** Data shown follows **

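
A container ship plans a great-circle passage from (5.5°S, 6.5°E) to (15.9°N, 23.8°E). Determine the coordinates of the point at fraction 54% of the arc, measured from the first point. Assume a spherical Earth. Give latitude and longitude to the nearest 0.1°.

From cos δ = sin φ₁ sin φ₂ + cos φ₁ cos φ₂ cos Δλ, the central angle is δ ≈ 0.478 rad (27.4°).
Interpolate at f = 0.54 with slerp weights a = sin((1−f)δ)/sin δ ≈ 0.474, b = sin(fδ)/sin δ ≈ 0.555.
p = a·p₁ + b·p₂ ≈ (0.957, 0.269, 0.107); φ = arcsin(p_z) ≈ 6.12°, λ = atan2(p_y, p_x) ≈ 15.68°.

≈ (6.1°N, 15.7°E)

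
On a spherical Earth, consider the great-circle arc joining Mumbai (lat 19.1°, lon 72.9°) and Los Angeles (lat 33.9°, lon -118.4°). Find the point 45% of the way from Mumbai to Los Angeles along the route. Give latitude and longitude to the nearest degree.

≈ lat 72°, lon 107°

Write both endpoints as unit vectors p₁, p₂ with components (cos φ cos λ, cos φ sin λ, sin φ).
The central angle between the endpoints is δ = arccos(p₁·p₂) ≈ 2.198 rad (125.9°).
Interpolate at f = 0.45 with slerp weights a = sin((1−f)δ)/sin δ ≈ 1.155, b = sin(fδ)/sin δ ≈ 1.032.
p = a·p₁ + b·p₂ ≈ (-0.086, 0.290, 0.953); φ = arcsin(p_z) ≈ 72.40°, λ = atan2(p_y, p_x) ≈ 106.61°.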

** End of Data shown **
** Data shown follows **

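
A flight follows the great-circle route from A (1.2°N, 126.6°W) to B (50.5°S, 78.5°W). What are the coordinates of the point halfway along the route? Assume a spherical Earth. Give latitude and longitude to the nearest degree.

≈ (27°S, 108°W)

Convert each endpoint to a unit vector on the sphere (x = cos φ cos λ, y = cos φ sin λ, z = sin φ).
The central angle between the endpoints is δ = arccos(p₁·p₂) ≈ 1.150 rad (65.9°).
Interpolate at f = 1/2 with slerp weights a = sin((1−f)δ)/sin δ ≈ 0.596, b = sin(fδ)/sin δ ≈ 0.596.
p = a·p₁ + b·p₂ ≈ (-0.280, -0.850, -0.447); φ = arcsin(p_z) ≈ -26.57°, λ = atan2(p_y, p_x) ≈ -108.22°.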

** End of Data shown **
** Data shown follows **

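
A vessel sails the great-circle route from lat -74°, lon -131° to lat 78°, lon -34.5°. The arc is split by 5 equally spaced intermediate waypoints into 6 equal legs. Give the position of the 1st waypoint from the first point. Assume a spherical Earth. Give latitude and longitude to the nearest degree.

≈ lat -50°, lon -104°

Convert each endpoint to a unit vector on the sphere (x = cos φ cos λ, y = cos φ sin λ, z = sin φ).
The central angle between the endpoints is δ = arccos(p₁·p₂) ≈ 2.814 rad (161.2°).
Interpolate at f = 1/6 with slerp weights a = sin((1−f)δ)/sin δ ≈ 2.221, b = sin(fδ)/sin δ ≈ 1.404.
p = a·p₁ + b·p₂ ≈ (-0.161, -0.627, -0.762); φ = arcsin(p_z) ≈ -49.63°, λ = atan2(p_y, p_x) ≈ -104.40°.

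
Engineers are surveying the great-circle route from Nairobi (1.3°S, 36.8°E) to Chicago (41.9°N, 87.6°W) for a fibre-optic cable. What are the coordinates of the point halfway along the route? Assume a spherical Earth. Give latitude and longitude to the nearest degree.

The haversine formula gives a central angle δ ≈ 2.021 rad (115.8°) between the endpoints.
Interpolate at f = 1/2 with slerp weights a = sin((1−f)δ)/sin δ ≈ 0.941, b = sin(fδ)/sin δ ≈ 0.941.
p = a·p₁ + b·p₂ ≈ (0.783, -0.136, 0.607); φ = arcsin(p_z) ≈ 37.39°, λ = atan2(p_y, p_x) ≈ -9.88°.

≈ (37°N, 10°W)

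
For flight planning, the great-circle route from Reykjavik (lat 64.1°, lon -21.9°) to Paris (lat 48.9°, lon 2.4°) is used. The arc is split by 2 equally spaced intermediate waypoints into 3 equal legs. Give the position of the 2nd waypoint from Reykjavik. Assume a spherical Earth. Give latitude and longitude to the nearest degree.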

** End of Data shown **

Requirement: Write down exactly the span of lines above from the one containing "Engineers are surveying" to the one containing "For flight planning, the", both ends included.

Result of this exercise:
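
Engineers are surveying the great-circle route from Nairobi (1.3°S, 36.8°E) to Chicago (41.9°N, 87.6°W) for a fibre-optic cable. What are the coordinates of the point halfway along the route? Assume a spherical Earth. Give latitude and longitude to the nearest degree.

The haversine formula gives a central angle δ ≈ 2.021 rad (115.8°) between the endpoints.
Interpolate at f = 1/2 with slerp weights a = sin((1−f)δ)/sin δ ≈ 0.941, b = sin(fδ)/sin δ ≈ 0.941.
p = a·p₁ + b·p₂ ≈ (0.783, -0.136, 0.607); φ = arcsin(p_z) ≈ 37.39°, λ = atan2(p_y, p_x) ≈ -9.88°.

≈ (37°N, 10°W)

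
For flight planning, the great-circle route from Reykjavik (lat 64.1°, lon -21.9°) to Paris (lat 48.9°, lon 2.4°) is used. The arc is split by 2 equally spaced intermediate waypoints into 3 equal legs. Give the position of the 2nd waypoint from Reykjavik. Assume a spherical Earth. Give latitude and longitude to the nearest degree.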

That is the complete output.